● **ACTION ITEM**:
Working from the records beneath this line, reproduce each one exactly.

• • •

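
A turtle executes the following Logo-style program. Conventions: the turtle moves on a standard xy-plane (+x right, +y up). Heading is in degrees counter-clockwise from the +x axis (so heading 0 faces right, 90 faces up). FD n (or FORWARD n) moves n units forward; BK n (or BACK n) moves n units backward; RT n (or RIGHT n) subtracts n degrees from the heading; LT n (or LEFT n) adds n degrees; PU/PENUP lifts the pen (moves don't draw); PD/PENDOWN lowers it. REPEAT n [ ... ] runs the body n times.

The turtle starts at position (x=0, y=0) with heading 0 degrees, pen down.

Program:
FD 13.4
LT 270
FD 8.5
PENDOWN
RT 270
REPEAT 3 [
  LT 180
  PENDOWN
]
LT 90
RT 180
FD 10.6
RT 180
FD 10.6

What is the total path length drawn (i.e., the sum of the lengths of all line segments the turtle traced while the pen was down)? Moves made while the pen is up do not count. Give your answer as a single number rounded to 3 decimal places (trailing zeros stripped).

Answer: 43.1

Derivation:
Executing turtle program step by step:
Start: pos=(0,0), heading=0, pen down
FD 13.4: (0,0) -> (13.4,0) [heading=0, draw]
LT 270: heading 0 -> 270
FD 8.5: (13.4,0) -> (13.4,-8.5) [heading=270, draw]
PD: pen down
RT 270: heading 270 -> 0
REPEAT 3 [
  -- iteration 1/3 --
  LT 180: heading 0 -> 180
  PD: pen down
  -- iteration 2/3 --
  LT 180: heading 180 -> 0
  PD: pen down
  -- iteration 3/3 --
  LT 180: heading 0 -> 180
  PD: pen down
]
LT 90: heading 180 -> 270
RT 180: heading 270 -> 90
FD 10.6: (13.4,-8.5) -> (13.4,2.1) [heading=90, draw]
RT 180: heading 90 -> 270
FD 10.6: (13.4,2.1) -> (13.4,-8.5) [heading=270, draw]
Final: pos=(13.4,-8.5), heading=270, 4 segment(s) drawn

Segment lengths:
  seg 1: (0,0) -> (13.4,0), length = 13.4
  seg 2: (13.4,0) -> (13.4,-8.5), length = 8.5
  seg 3: (13.4,-8.5) -> (13.4,2.1), length = 10.6
  seg 4: (13.4,2.1) -> (13.4,-8.5), length = 10.6
Total = 43.1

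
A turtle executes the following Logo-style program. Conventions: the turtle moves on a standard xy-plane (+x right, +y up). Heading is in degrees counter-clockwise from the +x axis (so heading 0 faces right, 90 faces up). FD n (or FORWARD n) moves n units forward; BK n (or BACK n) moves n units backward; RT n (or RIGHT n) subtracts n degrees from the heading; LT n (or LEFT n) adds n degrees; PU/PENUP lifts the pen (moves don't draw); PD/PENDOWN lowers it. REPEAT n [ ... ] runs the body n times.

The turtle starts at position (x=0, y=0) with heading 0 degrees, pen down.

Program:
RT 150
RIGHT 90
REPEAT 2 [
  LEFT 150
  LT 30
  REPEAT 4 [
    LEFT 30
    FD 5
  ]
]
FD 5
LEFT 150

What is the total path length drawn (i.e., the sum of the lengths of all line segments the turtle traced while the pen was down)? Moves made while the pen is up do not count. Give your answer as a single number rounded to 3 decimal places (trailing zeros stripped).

Executing turtle program step by step:
Start: pos=(0,0), heading=0, pen down
RT 150: heading 0 -> 210
RT 90: heading 210 -> 120
REPEAT 2 [
  -- iteration 1/2 --
  LT 150: heading 120 -> 270
  LT 30: heading 270 -> 300
  REPEAT 4 [
    -- iteration 1/4 --
    LT 30: heading 300 -> 330
    FD 5: (0,0) -> (4.33,-2.5) [heading=330, draw]
    -- iteration 2/4 --
    LT 30: heading 330 -> 0
    FD 5: (4.33,-2.5) -> (9.33,-2.5) [heading=0, draw]
    -- iteration 3/4 --
    LT 30: heading 0 -> 30
    FD 5: (9.33,-2.5) -> (13.66,0) [heading=30, draw]
    -- iteration 4/4 --
    LT 30: heading 30 -> 60
    FD 5: (13.66,0) -> (16.16,4.33) [heading=60, draw]
  ]
  -- iteration 2/2 --
  LT 150: heading 60 -> 210
  LT 30: heading 210 -> 240
  REPEAT 4 [
    -- iteration 1/4 --
    LT 30: heading 240 -> 270
    FD 5: (16.16,4.33) -> (16.16,-0.67) [heading=270, draw]
    -- iteration 2/4 --
    LT 30: heading 270 -> 300
    FD 5: (16.16,-0.67) -> (18.66,-5) [heading=300, draw]
    -- iteration 3/4 --
    LT 30: heading 300 -> 330
    FD 5: (18.66,-5) -> (22.99,-7.5) [heading=330, draw]
    -- iteration 4/4 --
    LT 30: heading 330 -> 0
    FD 5: (22.99,-7.5) -> (27.99,-7.5) [heading=0, draw]
  ]
]
FD 5: (27.99,-7.5) -> (32.99,-7.5) [heading=0, draw]
LT 150: heading 0 -> 150
Final: pos=(32.99,-7.5), heading=150, 9 segment(s) drawn

Segment lengths:
  seg 1: (0,0) -> (4.33,-2.5), length = 5
  seg 2: (4.33,-2.5) -> (9.33,-2.5), length = 5
  seg 3: (9.33,-2.5) -> (13.66,0), length = 5
  seg 4: (13.66,0) -> (16.16,4.33), length = 5
  seg 5: (16.16,4.33) -> (16.16,-0.67), length = 5
  seg 6: (16.16,-0.67) -> (18.66,-5), length = 5
  seg 7: (18.66,-5) -> (22.99,-7.5), length = 5
  seg 8: (22.99,-7.5) -> (27.99,-7.5), length = 5
  seg 9: (27.99,-7.5) -> (32.99,-7.5), length = 5
Total = 45

Answer: 45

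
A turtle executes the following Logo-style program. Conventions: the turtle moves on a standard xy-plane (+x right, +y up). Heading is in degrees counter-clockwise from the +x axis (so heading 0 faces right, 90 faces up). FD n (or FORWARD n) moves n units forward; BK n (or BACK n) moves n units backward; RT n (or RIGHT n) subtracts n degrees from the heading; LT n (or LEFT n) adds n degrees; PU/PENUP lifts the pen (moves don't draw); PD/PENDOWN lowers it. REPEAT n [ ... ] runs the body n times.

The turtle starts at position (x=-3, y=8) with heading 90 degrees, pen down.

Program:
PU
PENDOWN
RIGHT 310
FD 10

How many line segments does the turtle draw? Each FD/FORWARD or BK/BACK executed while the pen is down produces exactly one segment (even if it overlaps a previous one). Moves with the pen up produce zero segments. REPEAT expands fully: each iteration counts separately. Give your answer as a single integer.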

• • •

● **TASK SOLUTION**:
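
A turtle executes the following Logo-style program. Conventions: the turtle moves on a standard xy-plane (+x right, +y up). Heading is in degrees counter-clockwise from the +x axis (so heading 0 faces right, 90 faces up). FD n (or FORWARD n) moves n units forward; BK n (or BACK n) moves n units backward; RT n (or RIGHT n) subtracts n degrees from the heading; LT n (or LEFT n) adds n degrees; PU/PENUP lifts the pen (moves don't draw); PD/PENDOWN lowers it. REPEAT n [ ... ] runs the body n times.

The turtle starts at position (x=0, y=0) with heading 0 degrees, pen down.

Program:
FD 13.4
LT 270
FD 8.5
PENDOWN
RT 270
REPEAT 3 [
  LT 180
  PENDOWN
]
LT 90
RT 180
FD 10.6
RT 180
FD 10.6

What is the total path length drawn (i.e., the sum of the lengths of all line segments the turtle traced while the pen was down)? Moves made while the pen is up do not count. Give your answer as a single number rounded to 3 decimal places (trailing zeros stripped).

Answer: 43.1

Derivation:
Executing turtle program step by step:
Start: pos=(0,0), heading=0, pen down
FD 13.4: (0,0) -> (13.4,0) [heading=0, draw]
LT 270: heading 0 -> 270
FD 8.5: (13.4,0) -> (13.4,-8.5) [heading=270, draw]
PD: pen down
RT 270: heading 270 -> 0
REPEAT 3 [
  -- iteration 1/3 --
  LT 180: heading 0 -> 180
  PD: pen down
  -- iteration 2/3 --
  LT 180: heading 180 -> 0
  PD: pen down
  -- iteration 3/3 --
  LT 180: heading 0 -> 180
  PD: pen down
]
LT 90: heading 180 -> 270
RT 180: heading 270 -> 90
FD 10.6: (13.4,-8.5) -> (13.4,2.1) [heading=90, draw]
RT 180: heading 90 -> 270
FD 10.6: (13.4,2.1) -> (13.4,-8.5) [heading=270, draw]
Final: pos=(13.4,-8.5), heading=270, 4 segment(s) drawn

Segment lengths:
  seg 1: (0,0) -> (13.4,0), length = 13.4
  seg 2: (13.4,0) -> (13.4,-8.5), length = 8.5
  seg 3: (13.4,-8.5) -> (13.4,2.1), length = 10.6
  seg 4: (13.4,2.1) -> (13.4,-8.5), length = 10.6
Total = 43.1

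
A turtle executes the following Logo-style program. Conventions: the turtle moves on a standard xy-plane (+x right, +y up). Heading is in degrees counter-clockwise from the +x axis (so heading 0 faces right, 90 faces up). FD n (or FORWARD n) moves n units forward; BK n (or BACK n) moves n units backward; RT n (or RIGHT n) subtracts n degrees from the heading; LT n (or LEFT n) adds n degrees; PU/PENUP lifts the pen (moves don't draw); PD/PENDOWN lowers it. REPEAT n [ ... ] runs the body n times.

The turtle starts at position (x=0, y=0) with heading 0 degrees, pen down.

Program:
RT 150
RIGHT 90
REPEAT 2 [
  LEFT 150
  LT 30
  REPEAT 4 [
    LEFT 30
    FD 5
  ]
]
FD 5
LEFT 150

What is the total path length drawn (i.e., the sum of the lengths of all line segments the turtle traced while the pen was down)? Moves made while the pen is up do not count. Give your answer as a single number rounded to 3 decimal places (trailing zeros stripped).

Executing turtle program step by step:
Start: pos=(0,0), heading=0, pen down
RT 150: heading 0 -> 210
RT 90: heading 210 -> 120
REPEAT 2 [
  -- iteration 1/2 --
  LT 150: heading 120 -> 270
  LT 30: heading 270 -> 300
  REPEAT 4 [
    -- iteration 1/4 --
    LT 30: heading 300 -> 330
    FD 5: (0,0) -> (4.33,-2.5) [heading=330, draw]
    -- iteration 2/4 --
    LT 30: heading 330 -> 0
    FD 5: (4.33,-2.5) -> (9.33,-2.5) [heading=0, draw]
    -- iteration 3/4 --
    LT 30: heading 0 -> 30
    FD 5: (9.33,-2.5) -> (13.66,0) [heading=30, draw]
    -- iteration 4/4 --
    LT 30: heading 30 -> 60
    FD 5: (13.66,0) -> (16.16,4.33) [heading=60, draw]
  ]
  -- iteration 2/2 --
  LT 150: heading 60 -> 210
  LT 30: heading 210 -> 240
  REPEAT 4 [
    -- iteration 1/4 --
    LT 30: heading 240 -> 270
    FD 5: (16.16,4.33) -> (16.16,-0.67) [heading=270, draw]
    -- iteration 2/4 --
    LT 30: heading 270 -> 300
    FD 5: (16.16,-0.67) -> (18.66,-5) [heading=300, draw]
    -- iteration 3/4 --
    LT 30: heading 300 -> 330
    FD 5: (18.66,-5) -> (22.99,-7.5) [heading=330, draw]
    -- iteration 4/4 --
    LT 30: heading 330 -> 0
    FD 5: (22.99,-7.5) -> (27.99,-7.5) [heading=0, draw]
  ]
]
FD 5: (27.99,-7.5) -> (32.99,-7.5) [heading=0, draw]
LT 150: heading 0 -> 150
Final: pos=(32.99,-7.5), heading=150, 9 segment(s) drawn

Segment lengths:
  seg 1: (0,0) -> (4.33,-2.5), length = 5
  seg 2: (4.33,-2.5) -> (9.33,-2.5), length = 5
  seg 3: (9.33,-2.5) -> (13.66,0), length = 5
  seg 4: (13.66,0) -> (16.16,4.33), length = 5
  seg 5: (16.16,4.33) -> (16.16,-0.67), length = 5
  seg 6: (16.16,-0.67) -> (18.66,-5), length = 5
  seg 7: (18.66,-5) -> (22.99,-7.5), length = 5
  seg 8: (22.99,-7.5) -> (27.99,-7.5), length = 5
  seg 9: (27.99,-7.5) -> (32.99,-7.5), length = 5
Total = 45

Answer: 45

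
A turtle executes the following Logo-style program. Conventions: the turtle moves on a standard xy-plane (+x right, +y up). Heading is in degrees counter-clockwise from the +x axis (so heading 0 faces right, 90 faces up). FD n (or FORWARD n) moves n units forward; BK n (or BACK n) moves n units backward; RT n (or RIGHT n) subtracts n degrees from the heading; LT n (or LEFT n) adds n degrees; PU/PENUP lifts the pen (moves don't draw); PD/PENDOWN lowers it. REPEAT n [ ... ] runs the body n times.

The turtle starts at position (x=-3, y=8) with heading 90 degrees, pen down.

Program:
PU
PENDOWN
RIGHT 310
FD 10

How many line segments does the turtle draw? Each FD/FORWARD or BK/BACK executed while the pen is down produces exactly one segment (even if it overlaps a previous one). Moves with the pen up produce zero segments. REPEAT expands fully: each iteration counts separately. Give your answer as a single integer.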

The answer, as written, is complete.